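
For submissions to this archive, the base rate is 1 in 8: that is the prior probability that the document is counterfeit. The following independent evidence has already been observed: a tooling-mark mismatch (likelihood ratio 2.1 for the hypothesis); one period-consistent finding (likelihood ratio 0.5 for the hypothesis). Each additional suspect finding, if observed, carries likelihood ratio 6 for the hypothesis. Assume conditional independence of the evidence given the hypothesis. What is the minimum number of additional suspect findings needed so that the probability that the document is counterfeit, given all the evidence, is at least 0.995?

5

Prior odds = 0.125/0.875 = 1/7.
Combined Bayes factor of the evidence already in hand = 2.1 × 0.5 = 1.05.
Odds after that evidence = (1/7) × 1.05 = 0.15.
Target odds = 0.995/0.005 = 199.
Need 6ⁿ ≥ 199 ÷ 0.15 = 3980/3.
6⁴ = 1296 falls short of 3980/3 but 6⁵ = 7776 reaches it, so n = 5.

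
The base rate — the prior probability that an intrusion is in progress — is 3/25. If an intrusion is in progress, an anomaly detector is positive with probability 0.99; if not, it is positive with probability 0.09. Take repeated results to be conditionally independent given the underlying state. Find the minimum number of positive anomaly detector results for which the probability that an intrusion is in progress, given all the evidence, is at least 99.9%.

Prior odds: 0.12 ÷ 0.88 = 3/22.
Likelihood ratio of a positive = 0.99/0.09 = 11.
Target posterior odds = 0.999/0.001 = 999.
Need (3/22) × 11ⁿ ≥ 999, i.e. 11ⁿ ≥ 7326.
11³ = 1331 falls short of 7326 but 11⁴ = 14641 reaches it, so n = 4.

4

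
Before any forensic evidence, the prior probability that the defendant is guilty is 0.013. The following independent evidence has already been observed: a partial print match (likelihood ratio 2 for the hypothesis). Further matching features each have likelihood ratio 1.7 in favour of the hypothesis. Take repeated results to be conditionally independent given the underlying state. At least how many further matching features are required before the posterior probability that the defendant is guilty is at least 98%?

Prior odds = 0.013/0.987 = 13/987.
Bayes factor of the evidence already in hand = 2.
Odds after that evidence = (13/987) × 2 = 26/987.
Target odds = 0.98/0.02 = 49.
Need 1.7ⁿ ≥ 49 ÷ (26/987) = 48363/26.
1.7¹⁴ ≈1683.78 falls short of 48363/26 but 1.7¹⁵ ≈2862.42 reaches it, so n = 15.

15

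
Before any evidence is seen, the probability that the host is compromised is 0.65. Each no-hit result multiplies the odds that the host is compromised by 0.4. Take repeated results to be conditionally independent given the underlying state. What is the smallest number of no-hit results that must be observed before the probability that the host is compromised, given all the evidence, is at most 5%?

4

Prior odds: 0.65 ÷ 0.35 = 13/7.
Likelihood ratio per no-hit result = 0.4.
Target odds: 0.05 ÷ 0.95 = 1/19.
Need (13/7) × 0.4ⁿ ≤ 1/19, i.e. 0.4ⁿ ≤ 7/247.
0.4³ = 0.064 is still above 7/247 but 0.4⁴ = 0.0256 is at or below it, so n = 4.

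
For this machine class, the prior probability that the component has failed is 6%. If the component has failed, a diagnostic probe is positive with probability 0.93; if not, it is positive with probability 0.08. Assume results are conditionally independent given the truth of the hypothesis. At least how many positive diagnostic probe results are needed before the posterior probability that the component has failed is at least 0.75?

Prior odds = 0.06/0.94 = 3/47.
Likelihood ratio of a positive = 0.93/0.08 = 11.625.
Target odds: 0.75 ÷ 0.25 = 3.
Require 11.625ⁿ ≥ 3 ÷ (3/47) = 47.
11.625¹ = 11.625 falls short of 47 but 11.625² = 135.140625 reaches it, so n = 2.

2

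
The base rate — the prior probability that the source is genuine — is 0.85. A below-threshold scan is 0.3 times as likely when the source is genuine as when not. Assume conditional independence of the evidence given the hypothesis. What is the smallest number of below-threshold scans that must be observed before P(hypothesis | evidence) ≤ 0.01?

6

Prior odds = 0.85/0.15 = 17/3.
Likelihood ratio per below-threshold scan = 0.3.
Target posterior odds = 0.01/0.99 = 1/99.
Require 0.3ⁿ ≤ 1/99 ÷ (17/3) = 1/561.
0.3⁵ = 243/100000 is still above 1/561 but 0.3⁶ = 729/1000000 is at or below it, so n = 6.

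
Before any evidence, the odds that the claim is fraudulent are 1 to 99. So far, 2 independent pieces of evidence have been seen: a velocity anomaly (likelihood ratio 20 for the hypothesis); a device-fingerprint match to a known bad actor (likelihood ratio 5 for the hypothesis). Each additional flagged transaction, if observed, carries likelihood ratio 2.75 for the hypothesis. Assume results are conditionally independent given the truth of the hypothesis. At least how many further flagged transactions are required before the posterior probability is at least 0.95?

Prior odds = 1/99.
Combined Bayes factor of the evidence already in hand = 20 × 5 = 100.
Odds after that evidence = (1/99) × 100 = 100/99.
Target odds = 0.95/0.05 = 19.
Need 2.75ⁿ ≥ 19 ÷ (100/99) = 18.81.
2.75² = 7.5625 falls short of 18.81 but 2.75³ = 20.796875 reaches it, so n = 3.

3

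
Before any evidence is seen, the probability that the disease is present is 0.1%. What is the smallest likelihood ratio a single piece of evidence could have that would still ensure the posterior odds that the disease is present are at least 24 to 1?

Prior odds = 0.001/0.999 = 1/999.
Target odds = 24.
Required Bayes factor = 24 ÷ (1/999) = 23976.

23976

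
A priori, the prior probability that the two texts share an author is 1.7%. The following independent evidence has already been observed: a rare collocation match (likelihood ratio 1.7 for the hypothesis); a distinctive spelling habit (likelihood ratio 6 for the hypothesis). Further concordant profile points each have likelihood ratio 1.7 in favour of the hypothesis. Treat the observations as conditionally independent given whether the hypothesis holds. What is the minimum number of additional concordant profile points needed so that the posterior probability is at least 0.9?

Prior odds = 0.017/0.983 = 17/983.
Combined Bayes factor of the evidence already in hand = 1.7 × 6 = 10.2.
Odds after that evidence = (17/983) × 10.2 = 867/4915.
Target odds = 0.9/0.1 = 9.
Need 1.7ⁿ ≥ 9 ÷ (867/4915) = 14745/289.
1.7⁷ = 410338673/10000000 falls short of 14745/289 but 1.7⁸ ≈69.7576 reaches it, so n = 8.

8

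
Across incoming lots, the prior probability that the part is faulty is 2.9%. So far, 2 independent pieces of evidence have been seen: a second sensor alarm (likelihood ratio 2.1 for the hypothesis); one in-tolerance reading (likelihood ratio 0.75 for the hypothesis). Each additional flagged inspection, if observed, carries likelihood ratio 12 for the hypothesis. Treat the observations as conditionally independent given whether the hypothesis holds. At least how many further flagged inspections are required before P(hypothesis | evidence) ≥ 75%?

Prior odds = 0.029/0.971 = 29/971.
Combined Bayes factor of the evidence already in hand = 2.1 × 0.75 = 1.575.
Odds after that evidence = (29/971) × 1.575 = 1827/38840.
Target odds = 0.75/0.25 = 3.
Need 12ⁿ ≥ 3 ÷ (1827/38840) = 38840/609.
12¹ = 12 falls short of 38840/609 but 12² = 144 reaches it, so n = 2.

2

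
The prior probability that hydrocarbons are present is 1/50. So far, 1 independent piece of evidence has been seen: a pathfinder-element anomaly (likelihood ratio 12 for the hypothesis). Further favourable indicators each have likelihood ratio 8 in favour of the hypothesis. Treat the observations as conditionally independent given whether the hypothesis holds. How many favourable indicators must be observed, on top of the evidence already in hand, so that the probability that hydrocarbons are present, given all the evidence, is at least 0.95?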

*Work instruction*:
The listing above is to be transcribed in full, with no line omitted.

*Answer for this exercise*:
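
For submissions to this archive, the base rate is 1 in 8: that is the prior probability that the document is counterfeit. The following independent evidence has already been observed: a tooling-mark mismatch (likelihood ratio 2.1 for the hypothesis); one period-consistent finding (likelihood ratio 0.5 for the hypothesis). Each additional suspect finding, if observed, carries likelihood ratio 6 for the hypothesis. Assume conditional independence of the evidence given the hypothesis. What is the minimum number of additional suspect findings needed so that the probability that the document is counterfeit, given all the evidence, is at least 0.995?

5

Prior odds = 0.125/0.875 = 1/7.
Combined Bayes factor of the evidence already in hand = 2.1 × 0.5 = 1.05.
Odds after that evidence = (1/7) × 1.05 = 0.15.
Target odds = 0.995/0.005 = 199.
Need 6ⁿ ≥ 199 ÷ 0.15 = 3980/3.
6⁴ = 1296 falls short of 3980/3 but 6⁵ = 7776 reaches it, so n = 5.

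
The base rate — the prior probability that an intrusion is in progress — is 3/25. If an intrusion is in progress, an anomaly detector is positive with probability 0.99; if not, it is positive with probability 0.09. Take repeated results to be conditionally independent given the underlying state. Find the minimum number of positive anomaly detector results for which the probability that an intrusion is in progress, given all the evidence, is at least 99.9%.

Prior odds: 0.12 ÷ 0.88 = 3/22.
Likelihood ratio of a positive = 0.99/0.09 = 11.
Target posterior odds = 0.999/0.001 = 999.
Need (3/22) × 11ⁿ ≥ 999, i.e. 11ⁿ ≥ 7326.
11³ = 1331 falls short of 7326 but 11⁴ = 14641 reaches it, so n = 4.

4

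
Before any forensic evidence, the prior probability that the defendant is guilty is 0.013. The following independent evidence has already been observed: a partial print match (likelihood ratio 2 for the hypothesis). Further matching features each have likelihood ratio 1.7 in favour of the hypothesis. Take repeated results to be conditionally independent given the underlying state. At least how many further matching features are required before the posterior probability that the defendant is guilty is at least 98%?

Prior odds = 0.013/0.987 = 13/987.
Bayes factor of the evidence already in hand = 2.
Odds after that evidence = (13/987) × 2 = 26/987.
Target odds = 0.98/0.02 = 49.
Need 1.7ⁿ ≥ 49 ÷ (26/987) = 48363/26.
1.7¹⁴ ≈1683.78 falls short of 48363/26 but 1.7¹⁵ ≈2862.42 reaches it, so n = 15.

15

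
Before any evidence is seen, the probability that the host is compromised is 0.65. Each no-hit result multiplies the odds that the host is compromised by 0.4. Take repeated results to be conditionally independent given the underlying state. What is the smallest number of no-hit results that must be observed before the probability that the host is compromised, given all the evidence, is at most 5%?

4

Prior odds: 0.65 ÷ 0.35 = 13/7.
Likelihood ratio per no-hit result = 0.4.
Target odds: 0.05 ÷ 0.95 = 1/19.
Need (13/7) × 0.4ⁿ ≤ 1/19, i.e. 0.4ⁿ ≤ 7/247.
0.4³ = 0.064 is still above 7/247 but 0.4⁴ = 0.0256 is at or below it, so n = 4.

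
For this machine class, the prior probability that the component has failed is 6%. If the component has failed, a diagnostic probe is positive with probability 0.93; if not, it is positive with probability 0.08. Assume results are conditionally independent given the truth of the hypothesis. At least how many positive diagnostic probe results are needed before the posterior probability that the component has failed is at least 0.75?

Prior odds = 0.06/0.94 = 3/47.
Likelihood ratio of a positive = 0.93/0.08 = 11.625.
Target odds: 0.75 ÷ 0.25 = 3.
Require 11.625ⁿ ≥ 3 ÷ (3/47) = 47.
11.625¹ = 11.625 falls short of 47 but 11.625² = 135.140625 reaches it, so n = 2.

2

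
The base rate — the prior probability that the source is genuine — is 0.85. A below-threshold scan is 0.3 times as likely when the source is genuine as when not. Assume conditional independence of the evidence given the hypothesis. What is the smallest number of below-threshold scans that must be observed before P(hypothesis | evidence) ≤ 0.01?

6

Prior odds = 0.85/0.15 = 17/3.
Likelihood ratio per below-threshold scan = 0.3.
Target posterior odds = 0.01/0.99 = 1/99.
Require 0.3ⁿ ≤ 1/99 ÷ (17/3) = 1/561.
0.3⁵ = 243/100000 is still above 1/561 but 0.3⁶ = 729/1000000 is at or below it, so n = 6.

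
Before any evidence, the odds that the claim is fraudulent are 1 to 99. So far, 2 independent pieces of evidence have been seen: a velocity anomaly (likelihood ratio 20 for the hypothesis); a device-fingerprint match to a known bad actor (likelihood ratio 5 for the hypothesis). Each additional flagged transaction, if observed, carries likelihood ratio 2.75 for the hypothesis. Assume results are conditionally independent given the truth of the hypothesis. At least how many further flagged transactions are required before the posterior probability is at least 0.95?

Prior odds = 1/99.
Combined Bayes factor of the evidence already in hand = 20 × 5 = 100.
Odds after that evidence = (1/99) × 100 = 100/99.
Target odds = 0.95/0.05 = 19.
Need 2.75ⁿ ≥ 19 ÷ (100/99) = 18.81.
2.75² = 7.5625 falls short of 18.81 but 2.75³ = 20.796875 reaches it, so n = 3.

3

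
Before any evidence is seen, the probability that the disease is present is 0.1%. What is the smallest likelihood ratio a single piece of evidence could have that would still ensure the posterior odds that the disease is present are at least 24 to 1?

Prior odds = 0.001/0.999 = 1/999.
Target odds = 24.
Required Bayes factor = 24 ÷ (1/999) = 23976.

23976

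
A priori, the prior probability that the two texts share an author is 1.7%. The following independent evidence has already been observed: a rare collocation match (likelihood ratio 1.7 for the hypothesis); a distinctive spelling habit (likelihood ratio 6 for the hypothesis). Further concordant profile points each have likelihood ratio 1.7 in favour of the hypothesis. Treat the observations as conditionally independent given whether the hypothesis holds. What is the minimum number of additional concordant profile points needed so that the posterior probability is at least 0.9?

Prior odds = 0.017/0.983 = 17/983.
Combined Bayes factor of the evidence already in hand = 1.7 × 6 = 10.2.
Odds after that evidence = (17/983) × 10.2 = 867/4915.
Target odds = 0.9/0.1 = 9.
Need 1.7ⁿ ≥ 9 ÷ (867/4915) = 14745/289.
1.7⁷ = 410338673/10000000 falls short of 14745/289 but 1.7⁸ ≈69.7576 reaches it, so n = 8.

8

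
Across incoming lots, the prior probability that the part is faulty is 2.9%. So far, 2 independent pieces of evidence have been seen: a second sensor alarm (likelihood ratio 2.1 for the hypothesis); one in-tolerance reading (likelihood ratio 0.75 for the hypothesis). Each additional flagged inspection, if observed, carries likelihood ratio 12 for the hypothesis. Treat the observations as conditionally independent given whether the hypothesis holds. At least how many further flagged inspections are required before P(hypothesis | evidence) ≥ 75%?

Prior odds = 0.029/0.971 = 29/971.
Combined Bayes factor of the evidence already in hand = 2.1 × 0.75 = 1.575.
Odds after that evidence = (29/971) × 1.575 = 1827/38840.
Target odds = 0.75/0.25 = 3.
Need 12ⁿ ≥ 3 ÷ (1827/38840) = 38840/609.
12¹ = 12 falls short of 38840/609 but 12² = 144 reaches it, so n = 2.

2

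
The prior probability that hydrocarbons are present is 1/50. So far, 1 independent piece of evidence has been seen: a pathfinder-element anomaly (likelihood ratio 12 for the hypothesis). Further favourable indicators each have likelihood ratio 8 in favour of the hypothesis. Treat the observations as conditionally independent given whether the hypothesis holds. How many favourable indicators must be observed, on top of the evidence already in hand, so that the probability that hydrocarbons are present, given all the evidence, is at least 0.95?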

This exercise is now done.